### AIM OF THE EXERCISE
Write each line out a second time, exactly as shown below.
___ MATERIAL SHOWN ___
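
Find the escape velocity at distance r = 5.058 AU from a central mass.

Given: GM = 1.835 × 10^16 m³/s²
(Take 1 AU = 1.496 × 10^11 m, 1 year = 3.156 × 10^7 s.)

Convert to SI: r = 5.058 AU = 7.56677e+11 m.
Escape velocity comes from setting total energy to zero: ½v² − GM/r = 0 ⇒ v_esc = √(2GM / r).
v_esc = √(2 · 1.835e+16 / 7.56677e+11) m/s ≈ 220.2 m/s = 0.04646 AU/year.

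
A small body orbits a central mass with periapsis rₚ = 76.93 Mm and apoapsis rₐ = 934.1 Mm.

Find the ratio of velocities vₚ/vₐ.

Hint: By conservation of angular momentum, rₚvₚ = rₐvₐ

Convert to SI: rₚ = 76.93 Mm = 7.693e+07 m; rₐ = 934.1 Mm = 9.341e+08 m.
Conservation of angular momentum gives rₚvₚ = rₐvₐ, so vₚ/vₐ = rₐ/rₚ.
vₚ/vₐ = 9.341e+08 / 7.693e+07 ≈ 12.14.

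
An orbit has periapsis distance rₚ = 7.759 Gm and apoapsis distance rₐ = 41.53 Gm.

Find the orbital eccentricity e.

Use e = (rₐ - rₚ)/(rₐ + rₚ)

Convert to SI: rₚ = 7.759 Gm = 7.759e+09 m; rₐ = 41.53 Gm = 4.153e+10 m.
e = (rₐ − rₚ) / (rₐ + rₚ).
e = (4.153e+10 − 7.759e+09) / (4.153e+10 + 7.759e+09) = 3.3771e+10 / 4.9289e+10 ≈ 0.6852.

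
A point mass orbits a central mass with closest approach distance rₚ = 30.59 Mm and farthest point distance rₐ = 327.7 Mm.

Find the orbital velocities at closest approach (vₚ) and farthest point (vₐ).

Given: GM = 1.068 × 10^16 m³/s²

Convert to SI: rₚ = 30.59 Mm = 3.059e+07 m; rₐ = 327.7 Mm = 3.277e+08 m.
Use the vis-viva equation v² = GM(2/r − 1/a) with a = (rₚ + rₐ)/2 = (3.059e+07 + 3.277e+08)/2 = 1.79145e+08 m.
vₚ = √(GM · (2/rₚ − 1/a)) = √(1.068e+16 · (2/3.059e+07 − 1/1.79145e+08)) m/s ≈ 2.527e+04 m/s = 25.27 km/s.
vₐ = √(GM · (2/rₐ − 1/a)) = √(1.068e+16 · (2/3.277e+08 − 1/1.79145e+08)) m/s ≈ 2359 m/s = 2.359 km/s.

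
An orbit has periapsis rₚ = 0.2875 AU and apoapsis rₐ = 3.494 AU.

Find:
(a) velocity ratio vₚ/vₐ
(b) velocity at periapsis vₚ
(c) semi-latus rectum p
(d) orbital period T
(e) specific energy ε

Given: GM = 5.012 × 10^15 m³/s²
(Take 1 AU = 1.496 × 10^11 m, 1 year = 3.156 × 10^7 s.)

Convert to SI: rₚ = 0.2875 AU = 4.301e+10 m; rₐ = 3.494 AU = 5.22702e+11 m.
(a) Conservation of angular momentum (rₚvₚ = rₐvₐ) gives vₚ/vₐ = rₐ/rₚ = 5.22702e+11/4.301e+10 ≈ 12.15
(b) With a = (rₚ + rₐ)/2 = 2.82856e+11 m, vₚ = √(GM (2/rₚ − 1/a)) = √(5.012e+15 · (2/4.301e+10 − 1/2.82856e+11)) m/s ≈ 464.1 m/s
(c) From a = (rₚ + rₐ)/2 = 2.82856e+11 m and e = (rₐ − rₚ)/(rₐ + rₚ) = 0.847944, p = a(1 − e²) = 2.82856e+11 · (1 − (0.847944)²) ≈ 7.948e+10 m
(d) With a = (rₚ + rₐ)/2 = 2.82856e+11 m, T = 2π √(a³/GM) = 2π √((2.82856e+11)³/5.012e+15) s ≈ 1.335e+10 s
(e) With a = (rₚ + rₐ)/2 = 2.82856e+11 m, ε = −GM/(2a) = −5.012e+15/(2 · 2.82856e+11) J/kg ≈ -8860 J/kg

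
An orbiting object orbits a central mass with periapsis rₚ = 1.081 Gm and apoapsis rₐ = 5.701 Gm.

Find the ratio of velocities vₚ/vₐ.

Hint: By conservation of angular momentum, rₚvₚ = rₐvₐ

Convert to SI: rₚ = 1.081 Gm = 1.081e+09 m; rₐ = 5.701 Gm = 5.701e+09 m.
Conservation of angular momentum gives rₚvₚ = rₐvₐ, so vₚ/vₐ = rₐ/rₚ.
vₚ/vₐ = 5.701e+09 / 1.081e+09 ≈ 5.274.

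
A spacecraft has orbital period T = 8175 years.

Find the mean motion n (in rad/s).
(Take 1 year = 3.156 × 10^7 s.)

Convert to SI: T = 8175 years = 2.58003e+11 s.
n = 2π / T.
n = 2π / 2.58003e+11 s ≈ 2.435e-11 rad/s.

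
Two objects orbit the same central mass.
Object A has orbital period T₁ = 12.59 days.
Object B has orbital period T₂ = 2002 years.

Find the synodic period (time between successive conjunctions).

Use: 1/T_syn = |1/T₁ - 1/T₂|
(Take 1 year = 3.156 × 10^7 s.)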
___
### SOLUTION TO THIS TASK
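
Find the escape velocity at distance r = 5.058 AU from a central mass.

Given: GM = 1.835 × 10^16 m³/s²
(Take 1 AU = 1.496 × 10^11 m, 1 year = 3.156 × 10^7 s.)

Convert to SI: r = 5.058 AU = 7.56677e+11 m.
Escape velocity comes from setting total energy to zero: ½v² − GM/r = 0 ⇒ v_esc = √(2GM / r).
v_esc = √(2 · 1.835e+16 / 7.56677e+11) m/s ≈ 220.2 m/s = 0.04646 AU/year.

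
A small body orbits a central mass with periapsis rₚ = 76.93 Mm and apoapsis rₐ = 934.1 Mm.

Find the ratio of velocities vₚ/vₐ.

Hint: By conservation of angular momentum, rₚvₚ = rₐvₐ

Convert to SI: rₚ = 76.93 Mm = 7.693e+07 m; rₐ = 934.1 Mm = 9.341e+08 m.
Conservation of angular momentum gives rₚvₚ = rₐvₐ, so vₚ/vₐ = rₐ/rₚ.
vₚ/vₐ = 9.341e+08 / 7.693e+07 ≈ 12.14.

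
An orbit has periapsis distance rₚ = 7.759 Gm and apoapsis distance rₐ = 41.53 Gm.

Find the orbital eccentricity e.

Use e = (rₐ - rₚ)/(rₐ + rₚ)

Convert to SI: rₚ = 7.759 Gm = 7.759e+09 m; rₐ = 41.53 Gm = 4.153e+10 m.
e = (rₐ − rₚ) / (rₐ + rₚ).
e = (4.153e+10 − 7.759e+09) / (4.153e+10 + 7.759e+09) = 3.3771e+10 / 4.9289e+10 ≈ 0.6852.

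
A point mass orbits a central mass with closest approach distance rₚ = 30.59 Mm and farthest point distance rₐ = 327.7 Mm.

Find the orbital velocities at closest approach (vₚ) and farthest point (vₐ).

Given: GM = 1.068 × 10^16 m³/s²

Convert to SI: rₚ = 30.59 Mm = 3.059e+07 m; rₐ = 327.7 Mm = 3.277e+08 m.
Use the vis-viva equation v² = GM(2/r − 1/a) with a = (rₚ + rₐ)/2 = (3.059e+07 + 3.277e+08)/2 = 1.79145e+08 m.
vₚ = √(GM · (2/rₚ − 1/a)) = √(1.068e+16 · (2/3.059e+07 − 1/1.79145e+08)) m/s ≈ 2.527e+04 m/s = 25.27 km/s.
vₐ = √(GM · (2/rₐ − 1/a)) = √(1.068e+16 · (2/3.277e+08 − 1/1.79145e+08)) m/s ≈ 2359 m/s = 2.359 km/s.

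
An orbit has periapsis rₚ = 0.2875 AU and apoapsis rₐ = 3.494 AU.

Find:
(a) velocity ratio vₚ/vₐ
(b) velocity at periapsis vₚ
(c) semi-latus rectum p
(d) orbital period T
(e) specific energy ε

Given: GM = 5.012 × 10^15 m³/s²
(Take 1 AU = 1.496 × 10^11 m, 1 year = 3.156 × 10^7 s.)

Convert to SI: rₚ = 0.2875 AU = 4.301e+10 m; rₐ = 3.494 AU = 5.22702e+11 m.
(a) Conservation of angular momentum (rₚvₚ = rₐvₐ) gives vₚ/vₐ = rₐ/rₚ = 5.22702e+11/4.301e+10 ≈ 12.15
(b) With a = (rₚ + rₐ)/2 = 2.82856e+11 m, vₚ = √(GM (2/rₚ − 1/a)) = √(5.012e+15 · (2/4.301e+10 − 1/2.82856e+11)) m/s ≈ 464.1 m/s
(c) From a = (rₚ + rₐ)/2 = 2.82856e+11 m and e = (rₐ − rₚ)/(rₐ + rₚ) = 0.847944, p = a(1 − e²) = 2.82856e+11 · (1 − (0.847944)²) ≈ 7.948e+10 m
(d) With a = (rₚ + rₐ)/2 = 2.82856e+11 m, T = 2π √(a³/GM) = 2π √((2.82856e+11)³/5.012e+15) s ≈ 1.335e+10 s
(e) With a = (rₚ + rₐ)/2 = 2.82856e+11 m, ε = −GM/(2a) = −5.012e+15/(2 · 2.82856e+11) J/kg ≈ -8860 J/kg

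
An orbiting object orbits a central mass with periapsis rₚ = 1.081 Gm and apoapsis rₐ = 5.701 Gm.

Find the ratio of velocities vₚ/vₐ.

Hint: By conservation of angular momentum, rₚvₚ = rₐvₐ

Convert to SI: rₚ = 1.081 Gm = 1.081e+09 m; rₐ = 5.701 Gm = 5.701e+09 m.
Conservation of angular momentum gives rₚvₚ = rₐvₐ, so vₚ/vₐ = rₐ/rₚ.
vₚ/vₐ = 5.701e+09 / 1.081e+09 ≈ 5.274.

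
A spacecraft has orbital period T = 8175 years.

Find the mean motion n (in rad/s).
(Take 1 year = 3.156 × 10^7 s.)

Convert to SI: T = 8175 years = 2.58003e+11 s.
n = 2π / T.
n = 2π / 2.58003e+11 s ≈ 2.435e-11 rad/s.

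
Two objects orbit the same central mass.
Object A has orbital period T₁ = 12.59 days.
Object B has orbital period T₂ = 2002 years.

Find the synodic period (time between successive conjunctions).

Use: 1/T_syn = |1/T₁ - 1/T₂|
(Take 1 year = 3.156 × 10^7 s.)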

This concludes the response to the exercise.